Line by line, retype the material below exactly, from its first line up to and including the one holding "Check the integration-by-parts".

• • •

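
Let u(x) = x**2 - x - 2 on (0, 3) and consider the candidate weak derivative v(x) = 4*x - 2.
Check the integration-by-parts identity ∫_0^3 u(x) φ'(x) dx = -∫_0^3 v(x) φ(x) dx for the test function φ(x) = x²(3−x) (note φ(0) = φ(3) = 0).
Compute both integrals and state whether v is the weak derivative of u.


LHS = -351/20, RHS = -351/10. No, v is not the weak derivative of u.

u(x) = x**2 - x - 2, classical derivative u'(x) = 2*x - 1.
φ(x) = x²(3−x), so φ'(x) = 3*x*(2 - x).
Note φ(0) = φ(3) = 0, so the boundary term u·φ vanishes.
LHS = ∫_0^3 u(x) φ'(x) dx = ∫_0^3 (-3*x^4 + 9*x^3 - 12*x) dx. Term by term:
  ∫_0^3 -3*x^4 dx = -729/5;  ∫_0^3 9*x^3 dx = 729/4;  ∫_0^3 -12*x dx = -54.
Sum: -729/5 + 729/4 − 54 = -351/20.
So LHS = -351/20.
∫_0^3 v(x) φ(x) dx = ∫_0^3 (-4*x^4 + 14*x^3 - 6*x^2) dx. Term by term:
  ∫_0^3 -4*x^4 dx = -972/5;  ∫_0^3 14*x^3 dx = 567/2;  ∫_0^3 -6*x^2 dx = -54.
Sum: -972/5 + 567/2 − 54 = 351/10.
So RHS = -∫_0^3 v(x) φ(x) dx = -351/10.
LHS − RHS = 351/20 ≠ 0, so the identity fails.
(For a valid weak derivative the identity must hold for EVERY test function, in particular this one. The failure shows v is NOT the weak derivative of u.)
Correct weak derivative would be u'(x) = 2*x - 1.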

• • •

**PROBLEM SOLUTION:**
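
Let u(x) = x**2 - x - 2 on (0, 3) and consider the candidate weak derivative v(x) = 4*x - 2.
Check the integration-by-parts identity ∫_0^3 u(x) φ'(x) dx = -∫_0^3 v(x) φ(x) dx for the test function φ(x) = x²(3−x) (note φ(0) = φ(3) = 0).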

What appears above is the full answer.